→ Data for the task
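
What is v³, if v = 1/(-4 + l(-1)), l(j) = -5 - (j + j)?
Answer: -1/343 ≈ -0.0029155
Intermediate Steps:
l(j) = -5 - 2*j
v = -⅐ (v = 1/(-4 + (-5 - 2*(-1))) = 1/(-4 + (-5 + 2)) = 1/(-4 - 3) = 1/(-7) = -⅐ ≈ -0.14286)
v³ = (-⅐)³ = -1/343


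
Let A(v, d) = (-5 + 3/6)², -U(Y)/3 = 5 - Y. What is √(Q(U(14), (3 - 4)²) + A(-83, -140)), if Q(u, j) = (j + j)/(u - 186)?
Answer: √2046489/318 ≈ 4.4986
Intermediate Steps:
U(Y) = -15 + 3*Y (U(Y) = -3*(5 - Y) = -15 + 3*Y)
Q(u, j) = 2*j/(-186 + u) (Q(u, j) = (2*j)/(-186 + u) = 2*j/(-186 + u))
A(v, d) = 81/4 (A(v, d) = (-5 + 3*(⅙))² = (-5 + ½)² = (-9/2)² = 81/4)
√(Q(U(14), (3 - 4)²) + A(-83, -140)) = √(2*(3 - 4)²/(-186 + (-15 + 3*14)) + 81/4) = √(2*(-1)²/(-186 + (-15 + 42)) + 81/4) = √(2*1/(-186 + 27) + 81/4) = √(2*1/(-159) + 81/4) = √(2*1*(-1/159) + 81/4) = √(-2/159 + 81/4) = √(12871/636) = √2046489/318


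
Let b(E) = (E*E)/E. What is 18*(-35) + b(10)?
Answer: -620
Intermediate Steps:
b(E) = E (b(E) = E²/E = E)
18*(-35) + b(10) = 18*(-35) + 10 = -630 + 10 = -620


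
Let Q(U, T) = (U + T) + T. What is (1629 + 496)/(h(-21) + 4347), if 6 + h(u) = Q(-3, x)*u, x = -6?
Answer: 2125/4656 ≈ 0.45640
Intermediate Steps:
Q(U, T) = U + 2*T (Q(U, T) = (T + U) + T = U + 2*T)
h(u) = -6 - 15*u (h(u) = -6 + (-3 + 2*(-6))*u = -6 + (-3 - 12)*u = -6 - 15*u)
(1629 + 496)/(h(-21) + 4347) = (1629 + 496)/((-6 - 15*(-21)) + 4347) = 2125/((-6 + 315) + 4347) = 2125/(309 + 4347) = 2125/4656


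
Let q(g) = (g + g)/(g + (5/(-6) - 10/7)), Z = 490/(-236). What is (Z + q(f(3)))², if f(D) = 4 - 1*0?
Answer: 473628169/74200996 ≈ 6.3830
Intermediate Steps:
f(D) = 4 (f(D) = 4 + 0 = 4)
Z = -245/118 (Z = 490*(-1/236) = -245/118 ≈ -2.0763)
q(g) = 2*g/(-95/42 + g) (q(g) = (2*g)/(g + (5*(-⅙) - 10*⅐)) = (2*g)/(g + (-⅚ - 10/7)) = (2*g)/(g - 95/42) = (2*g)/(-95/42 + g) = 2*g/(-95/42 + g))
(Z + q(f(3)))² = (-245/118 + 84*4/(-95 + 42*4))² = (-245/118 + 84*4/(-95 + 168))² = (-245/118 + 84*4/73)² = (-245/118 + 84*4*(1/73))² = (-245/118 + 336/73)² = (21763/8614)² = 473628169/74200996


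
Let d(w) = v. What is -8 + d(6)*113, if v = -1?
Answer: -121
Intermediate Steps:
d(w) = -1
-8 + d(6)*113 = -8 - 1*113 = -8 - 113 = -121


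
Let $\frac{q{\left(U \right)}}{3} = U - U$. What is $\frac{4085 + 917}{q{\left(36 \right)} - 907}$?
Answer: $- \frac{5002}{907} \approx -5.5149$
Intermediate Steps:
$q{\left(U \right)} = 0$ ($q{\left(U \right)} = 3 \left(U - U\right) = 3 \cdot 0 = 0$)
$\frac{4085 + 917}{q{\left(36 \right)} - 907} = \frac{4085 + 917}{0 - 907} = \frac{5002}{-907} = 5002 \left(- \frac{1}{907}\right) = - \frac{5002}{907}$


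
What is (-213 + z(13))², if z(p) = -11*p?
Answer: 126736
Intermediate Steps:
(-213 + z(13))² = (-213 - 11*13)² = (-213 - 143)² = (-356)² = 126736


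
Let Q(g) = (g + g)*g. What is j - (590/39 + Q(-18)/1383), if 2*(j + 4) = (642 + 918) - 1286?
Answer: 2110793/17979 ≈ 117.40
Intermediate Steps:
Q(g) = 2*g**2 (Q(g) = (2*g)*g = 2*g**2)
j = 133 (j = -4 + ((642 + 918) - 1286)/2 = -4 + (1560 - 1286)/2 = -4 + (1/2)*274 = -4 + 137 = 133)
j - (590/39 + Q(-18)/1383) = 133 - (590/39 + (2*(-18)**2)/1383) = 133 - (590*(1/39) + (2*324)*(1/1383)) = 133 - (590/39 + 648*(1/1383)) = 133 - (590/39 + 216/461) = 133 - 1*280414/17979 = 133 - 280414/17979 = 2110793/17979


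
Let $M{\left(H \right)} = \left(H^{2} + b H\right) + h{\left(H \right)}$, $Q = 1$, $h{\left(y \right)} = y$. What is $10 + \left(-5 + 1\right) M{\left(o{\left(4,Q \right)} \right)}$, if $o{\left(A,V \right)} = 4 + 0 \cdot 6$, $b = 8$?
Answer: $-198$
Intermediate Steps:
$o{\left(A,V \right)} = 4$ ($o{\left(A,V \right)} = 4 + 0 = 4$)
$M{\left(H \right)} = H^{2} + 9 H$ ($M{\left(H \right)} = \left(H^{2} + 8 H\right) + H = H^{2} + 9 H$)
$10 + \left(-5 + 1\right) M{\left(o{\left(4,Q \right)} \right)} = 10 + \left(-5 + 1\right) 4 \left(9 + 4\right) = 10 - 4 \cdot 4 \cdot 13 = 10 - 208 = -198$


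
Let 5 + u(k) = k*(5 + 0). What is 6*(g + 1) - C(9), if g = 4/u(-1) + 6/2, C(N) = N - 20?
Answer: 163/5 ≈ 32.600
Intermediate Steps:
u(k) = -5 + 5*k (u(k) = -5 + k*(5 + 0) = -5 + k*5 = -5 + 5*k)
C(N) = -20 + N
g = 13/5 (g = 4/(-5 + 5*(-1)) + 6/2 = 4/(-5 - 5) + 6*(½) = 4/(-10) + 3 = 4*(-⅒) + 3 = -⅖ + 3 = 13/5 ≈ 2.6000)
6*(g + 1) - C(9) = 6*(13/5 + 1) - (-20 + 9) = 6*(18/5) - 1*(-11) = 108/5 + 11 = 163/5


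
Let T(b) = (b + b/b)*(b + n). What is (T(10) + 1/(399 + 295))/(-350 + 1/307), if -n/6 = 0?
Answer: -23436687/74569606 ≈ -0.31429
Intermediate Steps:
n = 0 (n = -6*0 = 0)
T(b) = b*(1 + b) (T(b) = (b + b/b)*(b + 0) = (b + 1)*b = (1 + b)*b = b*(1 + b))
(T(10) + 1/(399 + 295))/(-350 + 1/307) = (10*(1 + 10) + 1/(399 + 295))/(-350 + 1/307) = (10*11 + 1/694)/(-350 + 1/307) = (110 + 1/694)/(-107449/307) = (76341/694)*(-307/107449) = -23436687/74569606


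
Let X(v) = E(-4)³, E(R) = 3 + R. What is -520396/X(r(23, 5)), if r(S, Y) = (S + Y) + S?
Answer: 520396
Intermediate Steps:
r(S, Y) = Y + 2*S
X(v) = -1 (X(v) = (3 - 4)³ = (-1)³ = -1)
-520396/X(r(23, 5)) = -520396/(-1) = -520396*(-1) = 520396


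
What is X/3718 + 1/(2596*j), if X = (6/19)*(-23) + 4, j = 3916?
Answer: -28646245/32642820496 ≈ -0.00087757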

→ Goal of the exercise
Every one of the entries must be printed exactly.

→ Exercise result
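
What is v³, if v = 1/(-4 + l(-1)), l(j) = -5 - (j + j)?
Answer: -1/343 ≈ -0.0029155
Intermediate Steps:
l(j) = -5 - 2*j
v = -⅐ (v = 1/(-4 + (-5 - 2*(-1))) = 1/(-4 + (-5 + 2)) = 1/(-4 - 3) = 1/(-7) = -⅐ ≈ -0.14286)
v³ = (-⅐)³ = -1/343


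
Let A(v, d) = (-5 + 3/6)², -U(Y)/3 = 5 - Y. What is √(Q(U(14), (3 - 4)²) + A(-83, -140)), if Q(u, j) = (j + j)/(u - 186)?
Answer: √2046489/318 ≈ 4.4986
Intermediate Steps:
U(Y) = -15 + 3*Y (U(Y) = -3*(5 - Y) = -15 + 3*Y)
Q(u, j) = 2*j/(-186 + u) (Q(u, j) = (2*j)/(-186 + u) = 2*j/(-186 + u))
A(v, d) = 81/4 (A(v, d) = (-5 + 3*(⅙))² = (-5 + ½)² = (-9/2)² = 81/4)
√(Q(U(14), (3 - 4)²) + A(-83, -140)) = √(2*(3 - 4)²/(-186 + (-15 + 3*14)) + 81/4) = √(2*(-1)²/(-186 + (-15 + 42)) + 81/4) = √(2*1/(-186 + 27) + 81/4) = √(2*1/(-159) + 81/4) = √(2*1*(-1/159) + 81/4) = √(-2/159 + 81/4) = √(12871/636) = √2046489/318


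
Let b(E) = (E*E)/E. What is 18*(-35) + b(10)?
Answer: -620
Intermediate Steps:
b(E) = E (b(E) = E²/E = E)
18*(-35) + b(10) = 18*(-35) + 10 = -630 + 10 = -620


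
Let Q(U, T) = (U + T) + T. What is (1629 + 496)/(h(-21) + 4347), if 6 + h(u) = Q(-3, x)*u, x = -6?
Answer: 2125/4656 ≈ 0.45640
Intermediate Steps:
Q(U, T) = U + 2*T (Q(U, T) = (T + U) + T = U + 2*T)
h(u) = -6 - 15*u (h(u) = -6 + (-3 + 2*(-6))*u = -6 + (-3 - 12)*u = -6 - 15*u)
(1629 + 496)/(h(-21) + 4347) = (1629 + 496)/((-6 - 15*(-21)) + 4347) = 2125/((-6 + 315) + 4347) = 2125/(309 + 4347) = 2125/4656


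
Let q(g) = (g + g)/(g + (5/(-6) - 10/7)), Z = 490/(-236). What is (Z + q(f(3)))², if f(D) = 4 - 1*0?
Answer: 473628169/74200996 ≈ 6.3830
Intermediate Steps:
f(D) = 4 (f(D) = 4 + 0 = 4)
Z = -245/118 (Z = 490*(-1/236) = -245/118 ≈ -2.0763)
q(g) = 2*g/(-95/42 + g) (q(g) = (2*g)/(g + (5*(-⅙) - 10*⅐)) = (2*g)/(g + (-⅚ - 10/7)) = (2*g)/(g - 95/42) = (2*g)/(-95/42 + g) = 2*g/(-95/42 + g))
(Z + q(f(3)))² = (-245/118 + 84*4/(-95 + 42*4))² = (-245/118 + 84*4/(-95 + 168))² = (-245/118 + 84*4/73)² = (-245/118 + 84*4*(1/73))² = (-245/118 + 336/73)² = (21763/8614)² = 473628169/74200996


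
Let d(w) = v. What is -8 + d(6)*113, if v = -1?
Answer: -121
Intermediate Steps:
d(w) = -1
-8 + d(6)*113 = -8 - 1*113 = -8 - 113 = -121


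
Let $\frac{q{\left(U \right)}}{3} = U - U$. What is $\frac{4085 + 917}{q{\left(36 \right)} - 907}$?
Answer: $- \frac{5002}{907} \approx -5.5149$
Intermediate Steps:
$q{\left(U \right)} = 0$ ($q{\left(U \right)} = 3 \left(U - U\right) = 3 \cdot 0 = 0$)
$\frac{4085 + 917}{q{\left(36 \right)} - 907} = \frac{4085 + 917}{0 - 907} = \frac{5002}{-907} = 5002 \left(- \frac{1}{907}\right) = - \frac{5002}{907}$


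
What is (-213 + z(13))², if z(p) = -11*p?
Answer: 126736
Intermediate Steps:
(-213 + z(13))² = (-213 - 11*13)² = (-213 - 143)² = (-356)² = 126736


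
Let Q(g) = (g + g)*g. What is j - (590/39 + Q(-18)/1383), if 2*(j + 4) = (642 + 918) - 1286?
Answer: 2110793/17979 ≈ 117.40
Intermediate Steps:
Q(g) = 2*g**2 (Q(g) = (2*g)*g = 2*g**2)
j = 133 (j = -4 + ((642 + 918) - 1286)/2 = -4 + (1560 - 1286)/2 = -4 + (1/2)*274 = -4 + 137 = 133)
j - (590/39 + Q(-18)/1383) = 133 - (590/39 + (2*(-18)**2)/1383) = 133 - (590*(1/39) + (2*324)*(1/1383)) = 133 - (590/39 + 648*(1/1383)) = 133 - (590/39 + 216/461) = 133 - 1*280414/17979 = 133 - 280414/17979 = 2110793/17979


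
Let $M{\left(H \right)} = \left(H^{2} + b H\right) + h{\left(H \right)}$, $Q = 1$, $h{\left(y \right)} = y$. What is $10 + \left(-5 + 1\right) M{\left(o{\left(4,Q \right)} \right)}$, if $o{\left(A,V \right)} = 4 + 0 \cdot 6$, $b = 8$?
Answer: $-198$
Intermediate Steps:
$o{\left(A,V \right)} = 4$ ($o{\left(A,V \right)} = 4 + 0 = 4$)
$M{\left(H \right)} = H^{2} + 9 H$ ($M{\left(H \right)} = \left(H^{2} + 8 H\right) + H = H^{2} + 9 H$)
$10 + \left(-5 + 1\right) M{\left(o{\left(4,Q \right)} \right)} = 10 + \left(-5 + 1\right) 4 \left(9 + 4\right) = 10 - 4 \cdot 4 \cdot 13 = 10 - 208 = -198$


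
Let 5 + u(k) = k*(5 + 0). What is 6*(g + 1) - C(9), if g = 4/u(-1) + 6/2, C(N) = N - 20?
Answer: 163/5 ≈ 32.600
Intermediate Steps:
u(k) = -5 + 5*k (u(k) = -5 + k*(5 + 0) = -5 + k*5 = -5 + 5*k)
C(N) = -20 + N
g = 13/5 (g = 4/(-5 + 5*(-1)) + 6/2 = 4/(-5 - 5) + 6*(½) = 4/(-10) + 3 = 4*(-⅒) + 3 = -⅖ + 3 = 13/5 ≈ 2.6000)
6*(g + 1) - C(9) = 6*(13/5 + 1) - (-20 + 9) = 6*(18/5) - 1*(-11) = 108/5 + 11 = 163/5


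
Let T(b) = (b + b/b)*(b + n). What is (T(10) + 1/(399 + 295))/(-350 + 1/307), if -n/6 = 0?
Answer: -23436687/74569606 ≈ -0.31429
Intermediate Steps:
n = 0 (n = -6*0 = 0)
T(b) = b*(1 + b) (T(b) = (b + b/b)*(b + 0) = (b + 1)*b = (1 + b)*b = b*(1 + b))
(T(10) + 1/(399 + 295))/(-350 + 1/307) = (10*(1 + 10) + 1/(399 + 295))/(-350 + 1/307) = (10*11 + 1/694)/(-350 + 1/307) = (110 + 1/694)/(-107449/307) = (76341/694)*(-307/107449) = -23436687/74569606


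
Let X(v) = E(-4)³, E(R) = 3 + R. What is -520396/X(r(23, 5)), if r(S, Y) = (S + Y) + S?
Answer: 520396
Intermediate Steps:
r(S, Y) = Y + 2*S
X(v) = -1 (X(v) = (3 - 4)³ = (-1)³ = -1)
-520396/X(r(23, 5)) = -520396/(-1) = -520396*(-1) = 520396


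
What is X/3718 + 1/(2596*j), if X = (6/19)*(-23) + 4, j = 3916?
Answer: -28646245/32642820496 ≈ -0.00087757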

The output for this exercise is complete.